**Source data:**
Content starts

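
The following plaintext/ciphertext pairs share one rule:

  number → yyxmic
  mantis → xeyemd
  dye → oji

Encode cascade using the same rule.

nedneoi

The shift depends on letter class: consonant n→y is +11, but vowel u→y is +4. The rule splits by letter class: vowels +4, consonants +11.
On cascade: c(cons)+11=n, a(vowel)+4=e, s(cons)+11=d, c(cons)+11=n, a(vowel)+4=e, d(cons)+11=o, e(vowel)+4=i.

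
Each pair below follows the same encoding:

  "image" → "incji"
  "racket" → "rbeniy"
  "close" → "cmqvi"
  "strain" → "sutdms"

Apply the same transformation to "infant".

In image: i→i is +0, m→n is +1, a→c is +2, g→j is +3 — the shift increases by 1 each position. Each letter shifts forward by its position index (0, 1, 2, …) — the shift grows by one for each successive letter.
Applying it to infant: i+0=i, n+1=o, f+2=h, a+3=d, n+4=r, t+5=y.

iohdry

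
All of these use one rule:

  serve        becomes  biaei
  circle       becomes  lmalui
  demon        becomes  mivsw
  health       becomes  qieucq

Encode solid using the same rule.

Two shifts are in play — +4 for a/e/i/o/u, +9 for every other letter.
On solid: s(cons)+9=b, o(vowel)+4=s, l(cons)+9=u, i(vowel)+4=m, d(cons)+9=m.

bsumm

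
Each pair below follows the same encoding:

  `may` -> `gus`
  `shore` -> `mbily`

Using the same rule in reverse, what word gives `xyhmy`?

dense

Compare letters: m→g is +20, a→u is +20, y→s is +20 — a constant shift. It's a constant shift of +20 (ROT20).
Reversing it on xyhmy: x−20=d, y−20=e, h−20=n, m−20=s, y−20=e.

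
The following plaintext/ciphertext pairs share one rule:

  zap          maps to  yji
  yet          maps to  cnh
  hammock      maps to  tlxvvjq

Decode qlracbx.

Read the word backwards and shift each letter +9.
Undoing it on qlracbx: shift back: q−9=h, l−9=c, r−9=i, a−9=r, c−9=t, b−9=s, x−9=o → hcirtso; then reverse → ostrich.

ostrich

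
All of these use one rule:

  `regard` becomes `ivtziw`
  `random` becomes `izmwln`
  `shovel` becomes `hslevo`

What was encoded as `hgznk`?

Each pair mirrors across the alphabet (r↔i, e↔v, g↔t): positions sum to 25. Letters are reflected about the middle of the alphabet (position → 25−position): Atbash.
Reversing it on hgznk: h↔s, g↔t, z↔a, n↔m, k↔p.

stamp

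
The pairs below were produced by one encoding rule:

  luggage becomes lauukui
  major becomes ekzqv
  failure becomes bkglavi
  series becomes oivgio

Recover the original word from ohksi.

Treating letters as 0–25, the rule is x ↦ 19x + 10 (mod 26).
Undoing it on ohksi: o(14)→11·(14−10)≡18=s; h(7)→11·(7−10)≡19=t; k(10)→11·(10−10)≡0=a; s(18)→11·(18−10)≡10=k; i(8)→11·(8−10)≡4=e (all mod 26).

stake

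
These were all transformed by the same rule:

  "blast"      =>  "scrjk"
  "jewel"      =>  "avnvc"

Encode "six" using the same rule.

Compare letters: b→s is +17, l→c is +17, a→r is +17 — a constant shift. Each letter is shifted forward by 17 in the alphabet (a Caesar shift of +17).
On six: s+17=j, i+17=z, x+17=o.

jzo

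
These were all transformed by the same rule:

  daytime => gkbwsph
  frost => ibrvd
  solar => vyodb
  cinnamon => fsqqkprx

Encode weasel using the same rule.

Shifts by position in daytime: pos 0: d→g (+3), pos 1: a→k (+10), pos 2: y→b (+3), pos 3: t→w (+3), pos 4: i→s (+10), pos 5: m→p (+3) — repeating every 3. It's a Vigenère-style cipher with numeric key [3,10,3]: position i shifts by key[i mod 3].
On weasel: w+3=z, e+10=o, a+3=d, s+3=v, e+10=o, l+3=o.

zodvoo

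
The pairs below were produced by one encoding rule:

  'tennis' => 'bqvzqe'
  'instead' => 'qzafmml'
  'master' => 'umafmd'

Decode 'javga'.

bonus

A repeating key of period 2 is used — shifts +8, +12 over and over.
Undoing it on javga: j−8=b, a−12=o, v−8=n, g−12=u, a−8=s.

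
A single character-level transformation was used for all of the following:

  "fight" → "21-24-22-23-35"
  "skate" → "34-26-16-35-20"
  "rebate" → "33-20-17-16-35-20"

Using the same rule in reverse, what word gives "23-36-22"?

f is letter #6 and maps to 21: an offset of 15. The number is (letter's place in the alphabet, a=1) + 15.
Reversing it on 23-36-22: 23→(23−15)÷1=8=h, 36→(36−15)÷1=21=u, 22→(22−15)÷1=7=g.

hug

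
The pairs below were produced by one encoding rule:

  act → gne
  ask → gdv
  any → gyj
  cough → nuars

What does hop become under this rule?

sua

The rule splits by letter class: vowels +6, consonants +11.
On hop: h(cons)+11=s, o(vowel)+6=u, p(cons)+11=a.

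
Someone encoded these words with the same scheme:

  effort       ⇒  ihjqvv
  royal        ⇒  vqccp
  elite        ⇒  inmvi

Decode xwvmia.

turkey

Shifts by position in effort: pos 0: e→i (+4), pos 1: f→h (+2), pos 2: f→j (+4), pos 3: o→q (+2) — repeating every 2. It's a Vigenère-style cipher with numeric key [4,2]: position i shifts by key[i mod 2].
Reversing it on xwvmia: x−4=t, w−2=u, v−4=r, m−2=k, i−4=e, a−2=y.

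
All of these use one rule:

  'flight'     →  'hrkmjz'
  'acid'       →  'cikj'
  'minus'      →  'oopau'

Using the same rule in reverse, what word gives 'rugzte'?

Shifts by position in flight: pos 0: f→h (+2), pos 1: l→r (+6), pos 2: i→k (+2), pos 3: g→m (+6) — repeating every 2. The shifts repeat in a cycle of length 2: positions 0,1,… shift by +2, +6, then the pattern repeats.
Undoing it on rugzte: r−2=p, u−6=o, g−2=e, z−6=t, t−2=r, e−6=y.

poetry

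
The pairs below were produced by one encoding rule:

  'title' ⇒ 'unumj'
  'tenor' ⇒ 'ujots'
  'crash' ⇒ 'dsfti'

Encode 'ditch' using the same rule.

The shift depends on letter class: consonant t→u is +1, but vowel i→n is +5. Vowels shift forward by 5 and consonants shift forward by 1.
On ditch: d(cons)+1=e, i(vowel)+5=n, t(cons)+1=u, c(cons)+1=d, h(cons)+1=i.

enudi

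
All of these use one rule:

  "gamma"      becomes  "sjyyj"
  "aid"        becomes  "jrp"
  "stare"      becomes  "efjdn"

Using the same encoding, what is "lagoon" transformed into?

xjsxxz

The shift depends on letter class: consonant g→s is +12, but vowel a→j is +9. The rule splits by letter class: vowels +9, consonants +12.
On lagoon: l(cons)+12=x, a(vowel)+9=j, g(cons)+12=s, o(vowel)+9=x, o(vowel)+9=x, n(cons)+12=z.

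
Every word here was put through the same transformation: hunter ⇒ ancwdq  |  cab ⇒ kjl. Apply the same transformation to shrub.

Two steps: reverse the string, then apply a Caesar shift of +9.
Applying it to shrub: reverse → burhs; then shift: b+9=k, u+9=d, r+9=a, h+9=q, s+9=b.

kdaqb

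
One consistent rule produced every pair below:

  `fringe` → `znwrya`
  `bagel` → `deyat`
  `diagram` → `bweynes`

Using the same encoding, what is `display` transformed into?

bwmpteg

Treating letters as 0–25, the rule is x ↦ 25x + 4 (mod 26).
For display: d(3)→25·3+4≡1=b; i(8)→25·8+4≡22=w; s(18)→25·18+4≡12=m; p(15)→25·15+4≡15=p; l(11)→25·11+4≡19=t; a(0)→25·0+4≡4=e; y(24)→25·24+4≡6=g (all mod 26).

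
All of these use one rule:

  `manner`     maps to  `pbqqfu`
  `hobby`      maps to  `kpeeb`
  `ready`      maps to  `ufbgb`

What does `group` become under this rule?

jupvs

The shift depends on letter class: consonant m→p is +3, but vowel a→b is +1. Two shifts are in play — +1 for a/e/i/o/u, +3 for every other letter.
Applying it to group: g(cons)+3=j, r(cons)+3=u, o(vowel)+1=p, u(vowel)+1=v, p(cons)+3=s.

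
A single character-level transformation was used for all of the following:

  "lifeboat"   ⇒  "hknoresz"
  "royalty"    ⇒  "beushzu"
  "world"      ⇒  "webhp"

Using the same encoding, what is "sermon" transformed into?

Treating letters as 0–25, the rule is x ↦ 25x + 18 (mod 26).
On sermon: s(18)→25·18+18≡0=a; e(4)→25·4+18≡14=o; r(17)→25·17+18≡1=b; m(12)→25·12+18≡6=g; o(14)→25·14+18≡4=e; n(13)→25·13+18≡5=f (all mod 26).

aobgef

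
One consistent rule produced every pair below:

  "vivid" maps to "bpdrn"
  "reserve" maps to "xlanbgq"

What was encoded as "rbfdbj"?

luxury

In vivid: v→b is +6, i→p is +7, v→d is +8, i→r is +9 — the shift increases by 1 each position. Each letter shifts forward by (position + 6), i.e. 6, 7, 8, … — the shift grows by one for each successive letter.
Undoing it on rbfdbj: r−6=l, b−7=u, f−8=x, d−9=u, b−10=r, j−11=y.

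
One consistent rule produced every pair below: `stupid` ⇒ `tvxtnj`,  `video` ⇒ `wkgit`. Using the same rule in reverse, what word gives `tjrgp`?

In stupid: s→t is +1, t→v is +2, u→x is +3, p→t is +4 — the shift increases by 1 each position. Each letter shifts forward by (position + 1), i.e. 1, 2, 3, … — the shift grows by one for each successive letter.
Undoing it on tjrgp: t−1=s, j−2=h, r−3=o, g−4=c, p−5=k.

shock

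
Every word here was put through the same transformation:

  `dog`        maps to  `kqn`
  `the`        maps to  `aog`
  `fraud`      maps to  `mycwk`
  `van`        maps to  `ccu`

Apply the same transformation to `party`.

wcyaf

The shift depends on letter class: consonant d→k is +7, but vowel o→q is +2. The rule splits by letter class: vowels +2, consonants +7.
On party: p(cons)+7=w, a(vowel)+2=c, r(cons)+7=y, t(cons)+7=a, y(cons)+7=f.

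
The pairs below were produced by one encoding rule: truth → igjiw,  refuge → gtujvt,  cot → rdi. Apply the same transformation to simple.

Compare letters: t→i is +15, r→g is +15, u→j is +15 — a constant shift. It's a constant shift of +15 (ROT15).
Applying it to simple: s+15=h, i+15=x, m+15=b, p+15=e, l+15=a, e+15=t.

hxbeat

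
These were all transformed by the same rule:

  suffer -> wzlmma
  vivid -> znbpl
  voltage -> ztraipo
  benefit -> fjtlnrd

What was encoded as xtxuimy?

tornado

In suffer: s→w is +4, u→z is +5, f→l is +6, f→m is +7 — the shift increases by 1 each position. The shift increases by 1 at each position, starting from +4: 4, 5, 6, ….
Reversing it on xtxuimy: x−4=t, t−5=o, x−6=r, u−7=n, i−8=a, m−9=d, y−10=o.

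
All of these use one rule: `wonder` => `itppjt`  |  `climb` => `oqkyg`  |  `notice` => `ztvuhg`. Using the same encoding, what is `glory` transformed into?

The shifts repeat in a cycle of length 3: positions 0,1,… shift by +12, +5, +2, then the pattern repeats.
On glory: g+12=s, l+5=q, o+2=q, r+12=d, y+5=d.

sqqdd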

Content ends
Content starts

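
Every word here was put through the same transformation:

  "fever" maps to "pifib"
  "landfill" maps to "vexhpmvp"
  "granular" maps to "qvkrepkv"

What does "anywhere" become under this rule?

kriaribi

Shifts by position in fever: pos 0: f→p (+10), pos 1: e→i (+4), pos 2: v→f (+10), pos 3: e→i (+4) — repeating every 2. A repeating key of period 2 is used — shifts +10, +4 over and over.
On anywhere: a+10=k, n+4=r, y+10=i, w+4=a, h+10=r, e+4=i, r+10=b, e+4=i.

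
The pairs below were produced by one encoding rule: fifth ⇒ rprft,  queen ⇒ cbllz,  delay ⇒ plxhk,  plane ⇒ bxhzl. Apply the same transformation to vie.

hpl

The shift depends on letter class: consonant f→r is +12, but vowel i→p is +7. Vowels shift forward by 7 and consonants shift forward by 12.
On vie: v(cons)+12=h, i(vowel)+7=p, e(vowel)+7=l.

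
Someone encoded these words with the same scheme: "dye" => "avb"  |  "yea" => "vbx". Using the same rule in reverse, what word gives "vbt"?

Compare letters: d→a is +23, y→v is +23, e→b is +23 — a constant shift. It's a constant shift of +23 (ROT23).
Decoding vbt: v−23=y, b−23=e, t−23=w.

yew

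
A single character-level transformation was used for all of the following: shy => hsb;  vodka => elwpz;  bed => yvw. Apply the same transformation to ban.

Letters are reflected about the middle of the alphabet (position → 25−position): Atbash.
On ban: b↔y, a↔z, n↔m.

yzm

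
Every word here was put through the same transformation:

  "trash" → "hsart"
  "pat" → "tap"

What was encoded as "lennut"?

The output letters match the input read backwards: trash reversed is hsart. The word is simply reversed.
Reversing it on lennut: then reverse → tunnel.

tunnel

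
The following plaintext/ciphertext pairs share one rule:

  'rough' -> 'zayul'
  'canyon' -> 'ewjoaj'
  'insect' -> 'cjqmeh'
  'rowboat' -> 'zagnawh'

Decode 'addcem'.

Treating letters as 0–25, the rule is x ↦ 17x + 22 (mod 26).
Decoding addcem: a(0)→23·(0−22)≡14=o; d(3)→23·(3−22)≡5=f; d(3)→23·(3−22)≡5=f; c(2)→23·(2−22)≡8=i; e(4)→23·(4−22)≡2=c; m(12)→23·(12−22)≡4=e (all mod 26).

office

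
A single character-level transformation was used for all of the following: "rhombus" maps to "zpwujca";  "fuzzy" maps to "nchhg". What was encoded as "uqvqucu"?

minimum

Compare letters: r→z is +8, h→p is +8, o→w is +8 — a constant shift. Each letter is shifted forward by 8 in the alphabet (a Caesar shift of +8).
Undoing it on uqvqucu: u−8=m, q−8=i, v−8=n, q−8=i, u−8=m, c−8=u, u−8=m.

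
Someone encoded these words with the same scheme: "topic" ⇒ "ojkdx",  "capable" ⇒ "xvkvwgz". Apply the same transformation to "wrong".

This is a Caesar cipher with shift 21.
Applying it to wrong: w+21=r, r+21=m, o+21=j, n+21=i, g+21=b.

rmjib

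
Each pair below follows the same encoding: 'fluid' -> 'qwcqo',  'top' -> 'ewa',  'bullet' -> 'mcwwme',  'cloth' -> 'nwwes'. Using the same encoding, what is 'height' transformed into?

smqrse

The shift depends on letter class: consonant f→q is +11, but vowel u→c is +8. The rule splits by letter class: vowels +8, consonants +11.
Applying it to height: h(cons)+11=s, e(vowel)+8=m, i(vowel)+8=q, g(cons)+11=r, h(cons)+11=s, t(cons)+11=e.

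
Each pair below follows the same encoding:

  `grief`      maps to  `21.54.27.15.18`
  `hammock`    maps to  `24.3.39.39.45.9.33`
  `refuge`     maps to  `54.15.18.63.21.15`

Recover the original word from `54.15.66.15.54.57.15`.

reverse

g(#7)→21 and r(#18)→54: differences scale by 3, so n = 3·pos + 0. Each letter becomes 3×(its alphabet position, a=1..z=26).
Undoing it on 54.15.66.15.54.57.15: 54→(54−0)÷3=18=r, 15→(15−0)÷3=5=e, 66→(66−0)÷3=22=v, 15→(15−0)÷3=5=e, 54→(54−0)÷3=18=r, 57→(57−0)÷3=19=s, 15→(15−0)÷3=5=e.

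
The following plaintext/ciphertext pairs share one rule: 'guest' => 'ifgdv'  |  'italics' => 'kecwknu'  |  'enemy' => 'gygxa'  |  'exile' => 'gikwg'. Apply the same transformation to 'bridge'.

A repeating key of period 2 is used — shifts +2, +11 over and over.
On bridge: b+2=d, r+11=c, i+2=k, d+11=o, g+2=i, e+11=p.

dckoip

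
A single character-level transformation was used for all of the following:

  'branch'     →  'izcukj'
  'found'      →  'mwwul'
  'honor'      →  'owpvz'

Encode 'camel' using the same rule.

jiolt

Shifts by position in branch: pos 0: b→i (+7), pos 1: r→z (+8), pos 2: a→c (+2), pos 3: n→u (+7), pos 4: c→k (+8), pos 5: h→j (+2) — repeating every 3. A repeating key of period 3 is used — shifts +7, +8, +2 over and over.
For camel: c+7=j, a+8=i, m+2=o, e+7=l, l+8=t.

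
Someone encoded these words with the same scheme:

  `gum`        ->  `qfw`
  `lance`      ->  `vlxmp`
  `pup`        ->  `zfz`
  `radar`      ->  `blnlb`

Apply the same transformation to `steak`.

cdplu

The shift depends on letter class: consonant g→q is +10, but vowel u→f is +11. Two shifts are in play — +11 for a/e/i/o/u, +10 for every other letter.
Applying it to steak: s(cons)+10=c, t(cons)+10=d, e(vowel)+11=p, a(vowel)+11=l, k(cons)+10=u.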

Content ends

**Exercise directions:** Please go line by line through the records above, copying each one that holds the string "hammock".

**Answer section:**
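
  hammock      maps to  tlxvvjq
  `hammock`    maps to  `24.3.39.39.45.9.33`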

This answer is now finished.